- _Work item_:
Reproduce, with no alteration, the span of lines that begins at the line containing "For the Long" and ends at the last line of the records, both ends included, and nothing else.

- _Input_:
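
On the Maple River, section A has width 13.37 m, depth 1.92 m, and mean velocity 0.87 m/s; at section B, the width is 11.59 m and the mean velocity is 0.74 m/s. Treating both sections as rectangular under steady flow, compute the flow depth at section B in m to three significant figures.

2.60 m

Q = A₁V₁ = (13.37×1.92) × 0.87 = 22.33 m³/s
d₂ = Q/(b₂ V₂) = 22.33/(11.59×0.74) = 2.604 m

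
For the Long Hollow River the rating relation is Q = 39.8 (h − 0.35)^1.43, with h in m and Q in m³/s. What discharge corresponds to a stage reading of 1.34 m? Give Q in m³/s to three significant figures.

Q = 39.8 × (1.34 − 0.35)^1.43 = 39.8 × 0.99^1.43 = 39.23 m³/s

39.2 m³/s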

- _Task solution_:
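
For the Long Hollow River the rating relation is Q = 39.8 (h − 0.35)^1.43, with h in m and Q in m³/s. What discharge corresponds to a stage reading of 1.34 m? Give Q in m³/s to three significant figures.

Q = 39.8 × (1.34 − 0.35)^1.43 = 39.8 × 0.99^1.43 = 39.23 m³/s

39.2 m³/s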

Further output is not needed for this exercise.